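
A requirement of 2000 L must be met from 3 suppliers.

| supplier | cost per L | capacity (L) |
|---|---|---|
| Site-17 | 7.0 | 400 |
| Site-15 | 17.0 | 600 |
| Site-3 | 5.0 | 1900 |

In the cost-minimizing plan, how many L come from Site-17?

100

Fill from the cheapest supplier first.
Site-3 at 5.0: take all 1900 L → 100 still needed.
Site-17 (7.0): take the remaining 100 → done.
Site-15: unused.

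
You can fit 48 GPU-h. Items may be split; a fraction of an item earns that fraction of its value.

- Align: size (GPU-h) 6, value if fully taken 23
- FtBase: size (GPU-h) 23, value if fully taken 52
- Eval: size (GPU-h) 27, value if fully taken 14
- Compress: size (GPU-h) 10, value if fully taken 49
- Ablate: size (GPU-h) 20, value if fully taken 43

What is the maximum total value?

Rank by value-to-size ratio: Compress 49/10≈4.9, Align 23/6≈3.83, FtBase 52/23≈2.26, Ablate 43/20≈2.15, Eval 14/27≈0.519.
Compress: take in full, 10 GPU-h for value 49 — 38 left.
All 6 GPU-h of Align fit (value 23) — 32 remain.
Take all of FtBase (23 GPU-h, value 52) — 9 GPU-h left.
9 GPU-h left: a 9/20 share of Ablate gives 43×9/20 = 19.35.
Total value = 143.35.

143.35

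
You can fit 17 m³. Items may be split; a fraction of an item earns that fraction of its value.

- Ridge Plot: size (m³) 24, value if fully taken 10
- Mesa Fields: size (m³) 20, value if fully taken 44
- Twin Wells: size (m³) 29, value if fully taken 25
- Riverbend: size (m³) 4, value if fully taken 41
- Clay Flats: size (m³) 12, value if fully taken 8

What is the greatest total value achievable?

69.6

Best value per unit of size first: Riverbend 41/4≈10.2, Mesa Fields 44/20≈2.2, Twin Wells 25/29≈0.862, Clay Flats 8/12≈0.667, Ridge Plot 10/24≈0.417.
Take all of Riverbend (4 m³, value 41) — 13 m³ left.
Only 13 m³ remain; take 13/20 of Mesa Fields for value 44×13/20 = 28.6.
Total value = 69.6.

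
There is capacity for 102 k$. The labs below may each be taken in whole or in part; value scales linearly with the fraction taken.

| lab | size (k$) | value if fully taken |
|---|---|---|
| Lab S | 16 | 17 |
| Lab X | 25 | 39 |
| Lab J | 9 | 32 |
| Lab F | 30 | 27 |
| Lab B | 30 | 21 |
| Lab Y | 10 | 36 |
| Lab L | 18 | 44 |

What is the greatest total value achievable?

189.6

Rank by value-to-size ratio: Lab Y 36/10≈3.6, Lab J 32/9≈3.56, Lab L 44/18≈2.44, Lab X 39/25≈1.56, Lab S 17/16≈1.06, Lab F 27/30≈0.9, Lab B 21/30≈0.7.
Take all of Lab Y (10 k$, value 36) ; 92 k$ left.
Lab J: take in full, 9 k$ for value 32 ; 83 left.
All 18 k$ of Lab L fit (value 44) ; 65 remain.
All 25 k$ of Lab X fit (value 39) ; 40 remain.
All 16 k$ of Lab S fit (value 17) ; 24 remain.
Fill the last 24 k$ with part of Lab F: 24/30 of it earns 21.6.
Total value = 189.6.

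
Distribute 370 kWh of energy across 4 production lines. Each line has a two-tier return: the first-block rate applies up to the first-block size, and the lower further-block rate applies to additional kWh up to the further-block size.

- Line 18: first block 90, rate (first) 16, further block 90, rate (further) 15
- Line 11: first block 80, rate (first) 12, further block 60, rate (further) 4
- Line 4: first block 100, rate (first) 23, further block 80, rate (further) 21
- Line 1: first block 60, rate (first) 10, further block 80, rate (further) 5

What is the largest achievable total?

Rank every tier by rate: Line 4/first 23 > Line 4/second 21 > Line 18/first 16 > Line 18/second 15 > Line 11/first 12 > Line 1/first 10 > Line 1/second 5 > Line 11/second 4.
Line 4 first at 23: fill all 100 — 270 left.
Line 4/second (21): +80 — 190 left.
Line 18 first at 16: fill all 90 — 100 left.
Fill Line 18 second block (90 at 15) — 10 left.
10 remain; put them into Line 11 first at 12.
Total = 23×100 + 21×80 + 16×90 + 15×90 + 12×10 = 6890.

6890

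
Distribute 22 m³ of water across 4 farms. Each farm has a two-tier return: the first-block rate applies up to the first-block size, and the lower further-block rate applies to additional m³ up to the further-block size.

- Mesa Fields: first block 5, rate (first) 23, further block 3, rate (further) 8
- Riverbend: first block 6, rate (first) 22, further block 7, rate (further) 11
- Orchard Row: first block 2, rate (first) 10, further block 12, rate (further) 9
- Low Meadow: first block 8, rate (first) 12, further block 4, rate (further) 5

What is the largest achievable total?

Order all 8 blocks by rate: Mesa Fields/first 23 > Riverbend/first 22 > Low Meadow/first 12 > Riverbend/second 11 > Orchard Row/first 10 > Orchard Row/second 9 > Mesa Fields/second 8 > Low Meadow/second 5.
Mesa Fields/first (23): +5 ; 17 left.
Fill Riverbend first block (6 at 22) ; 11 left.
Low Meadow/first (12): +8 ; 3 left.
Riverbend second at 11: only 3 left, fill 3.
Total = 23×5 + 22×6 + 12×8 + 11×3 = 376.

376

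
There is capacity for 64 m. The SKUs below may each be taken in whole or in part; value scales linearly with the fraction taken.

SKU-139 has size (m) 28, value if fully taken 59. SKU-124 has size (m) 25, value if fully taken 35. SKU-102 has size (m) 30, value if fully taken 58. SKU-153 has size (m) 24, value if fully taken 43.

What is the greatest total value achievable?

127.75

Best value per unit of size first: SKU-139 59/28≈2.11, SKU-102 58/30≈1.93, SKU-153 43/24≈1.79, SKU-124 35/25≈1.4.
SKU-139: take in full, 28 m for value 59 ; 36 left.
SKU-102: take in full, 30 m for value 58 ; 6 left.
Fill the last 6 m with part of SKU-153: 6/24 of it earns 10.75.
Total value = 127.75.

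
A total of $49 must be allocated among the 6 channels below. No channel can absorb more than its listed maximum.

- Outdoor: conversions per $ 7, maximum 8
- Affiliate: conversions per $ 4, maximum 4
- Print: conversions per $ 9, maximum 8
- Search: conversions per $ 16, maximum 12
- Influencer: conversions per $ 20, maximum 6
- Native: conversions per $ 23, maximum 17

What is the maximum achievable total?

Rank by conversions per $: Native 23 > Influencer 20 > Search 16 > Print 9 > Outdoor 7 > Affiliate 4.
Give Native 17 to hit its cap of 17 ; 32 left.
Influencer takes 6 to reach its cap of 6 ; 26 left.
Give Search 12 to hit its cap of 12 ; 14 left.
Print: +8 to 8 (cap) ; 6 left.
Outdoor has room for 8 but only 6 remain, so it gets 6.
Total = 7×6 + 9×8 + 16×12 + 20×6 + 23×17 = 817.

817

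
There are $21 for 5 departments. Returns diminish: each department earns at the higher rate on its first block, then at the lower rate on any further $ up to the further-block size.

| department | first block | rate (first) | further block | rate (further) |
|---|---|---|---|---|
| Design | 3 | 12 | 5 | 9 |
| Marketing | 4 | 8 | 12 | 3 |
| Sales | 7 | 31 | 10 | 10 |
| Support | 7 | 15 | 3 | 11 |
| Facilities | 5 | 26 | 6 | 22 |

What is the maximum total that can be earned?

524

Order all 10 blocks by rate: Sales/first 31 > Facilities/first 26 > Facilities/second 22 > Support/first 15 > Design/first 12 > Support/second 11 > Sales/second 10 > Design/second 9 > Marketing/first 8 > Marketing/second 3.
Sales first at 31: fill all 7 — 14 left.
Facilities first at 26: fill all 5 — 9 left.
Facilities second at 22: fill all 6 — 3 left.
Support/first: +3 of 7 at 15; pool empty.
Total = 31×7 + 26×5 + 22×6 + 15×3 = 524.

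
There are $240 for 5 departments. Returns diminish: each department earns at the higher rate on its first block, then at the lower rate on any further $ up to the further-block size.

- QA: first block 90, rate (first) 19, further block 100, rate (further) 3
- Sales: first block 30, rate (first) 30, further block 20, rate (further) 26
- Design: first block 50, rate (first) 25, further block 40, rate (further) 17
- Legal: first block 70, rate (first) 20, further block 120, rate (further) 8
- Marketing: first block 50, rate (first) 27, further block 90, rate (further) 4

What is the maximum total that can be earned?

5800

Rank every tier by rate: Sales/T1 30 > Marketing/T1 27 > Sales/T2 26 > Design/T1 25 > Legal/T1 20 > QA/T1 19 > Design/T2 17 > Legal/T2 8 > Marketing/T2 4 > QA/T2 3.
Fill Sales T1 block (30 at 30) → 210 left.
Fill Marketing T1 block (50 at 27) → 160 left.
Sales/T2 (26): +20 → 140 left.
Design T1 at 25: fill all 50 → 90 left.
Legal T1 at 20: fill all 70 → 20 left.
20 remain; put them into QA T1 at 19.
Total = 30×30 + 27×50 + 26×20 + 25×50 + 20×70 + 19×20 = 5800.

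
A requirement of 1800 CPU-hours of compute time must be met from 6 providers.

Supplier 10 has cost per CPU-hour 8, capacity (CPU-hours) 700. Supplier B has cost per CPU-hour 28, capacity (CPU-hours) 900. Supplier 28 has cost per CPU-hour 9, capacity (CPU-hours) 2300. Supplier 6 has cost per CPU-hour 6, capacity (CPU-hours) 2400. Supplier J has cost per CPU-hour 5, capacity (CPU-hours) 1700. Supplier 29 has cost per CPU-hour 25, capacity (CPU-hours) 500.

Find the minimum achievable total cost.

9100

Cheapest first:
Take 1700 from Supplier J at 5 → need 100 more.
Supplier 6 at 6: take 100 of its 2400 → requirement met.
Supplier 10, Supplier 28, Supplier 29, Supplier B: unused.
Cost = 1700×5 + 100×6 = 9100.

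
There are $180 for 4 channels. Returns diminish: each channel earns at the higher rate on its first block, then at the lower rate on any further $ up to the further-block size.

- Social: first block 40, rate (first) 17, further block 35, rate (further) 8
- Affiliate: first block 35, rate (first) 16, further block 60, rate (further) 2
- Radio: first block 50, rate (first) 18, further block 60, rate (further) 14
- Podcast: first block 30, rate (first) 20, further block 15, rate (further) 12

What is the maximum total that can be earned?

3090

Rank every tier by rate: Podcast/T1 20 > Radio/T1 18 > Social/T1 17 > Affiliate/T1 16 > Radio/T2 14 > Podcast/T2 12 > Social/T2 8 > Affiliate/T2 2.
Podcast T1 at 20: fill all 30 → 150 left.
Fill Radio T1 block (50 at 18) → 100 left.
Fill Social T1 block (40 at 17) → 60 left.
Affiliate T1 at 16: fill all 35 → 25 left.
Radio/T2: +25 of 60 at 14; pool empty.
Total = 20×30 + 18×50 + 17×40 + 16×35 + 14×25 = 3090.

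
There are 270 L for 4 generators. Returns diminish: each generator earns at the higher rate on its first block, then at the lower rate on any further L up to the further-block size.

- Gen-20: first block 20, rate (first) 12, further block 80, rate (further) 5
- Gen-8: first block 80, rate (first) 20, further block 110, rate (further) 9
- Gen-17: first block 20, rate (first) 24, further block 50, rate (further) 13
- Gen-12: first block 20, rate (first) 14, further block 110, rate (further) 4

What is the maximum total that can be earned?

Order all 8 blocks by rate: Gen-17/T1 24 > Gen-8/T1 20 > Gen-12/T1 14 > Gen-17/T2 13 > Gen-20/T1 12 > Gen-8/T2 9 > Gen-20/T2 5 > Gen-12/T2 4.
Fill Gen-17 T1 block (20 at 24) ; 250 left.
Gen-8 T1 at 20: fill all 80 ; 170 left.
Gen-12/T1 (14): +20 ; 150 left.
Gen-17 T2 at 13: fill all 50 ; 100 left.
Fill Gen-20 T1 block (20 at 12) ; 80 left.
Gen-8 T2 at 9: only 80 left, fill 80.
Total = 24×20 + 20×80 + 14×20 + 13×50 + 12×20 + 9×80 = 3970.

3970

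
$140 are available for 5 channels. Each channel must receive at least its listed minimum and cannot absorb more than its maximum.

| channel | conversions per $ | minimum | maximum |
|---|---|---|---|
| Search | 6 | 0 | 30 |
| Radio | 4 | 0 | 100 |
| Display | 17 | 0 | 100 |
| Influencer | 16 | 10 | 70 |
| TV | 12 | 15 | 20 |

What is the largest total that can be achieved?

2280

Meeting every minimum uses 0+0+0+10+15 = 25 $, leaving 115.
Highest conversions per $ first: Display 17 > Influencer 16 > TV 12 > Search 6 > Radio 4.
Give Display 100 more to hit its cap of 100 — 15 left.
Only 15 left; Influencer takes them to reach 25.
Total = 17×100 + 16×25 + 12×15 = 2280.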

--------------------

◆ Task details ◆
Starting with the first line of the listing above, copy each line exactly until you have copied the line containing "5.0 | 1900 |". Stop there.

◆ Task response ◆
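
A requirement of 2000 L must be met from 3 suppliers.

| supplier | cost per L | capacity (L) |
|---|---|---|
| Site-17 | 7.0 | 400 |
| Site-15 | 17.0 | 600 |
| Site-3 | 5.0 | 1900 |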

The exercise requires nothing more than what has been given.